[Saved data entries]
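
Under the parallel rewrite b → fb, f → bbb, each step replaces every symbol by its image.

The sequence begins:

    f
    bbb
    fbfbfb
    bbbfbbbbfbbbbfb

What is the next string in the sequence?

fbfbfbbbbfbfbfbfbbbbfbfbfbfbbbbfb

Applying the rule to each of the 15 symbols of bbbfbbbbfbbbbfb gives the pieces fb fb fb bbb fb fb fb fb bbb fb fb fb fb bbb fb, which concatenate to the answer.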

» Assignment:
Return the whole of the data, character for character.

» Worked solution:
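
Under the parallel rewrite b → fb, f → bbb, each step replaces every symbol by its image.

The sequence begins:

    f
    bbb
    fbfbfb
    bbbfbbbbfbbbbfb

What is the next string in the sequence?

fbfbfbbbbfbfbfbfbbbbfbfbfbfbbbbfb

Applying the rule to each of the 15 symbols of bbbfbbbbfbbbbfb gives the pieces fb fb fb bbb fb fb fb fb bbb fb fb fb fb bbb fb, which concatenate to the answer.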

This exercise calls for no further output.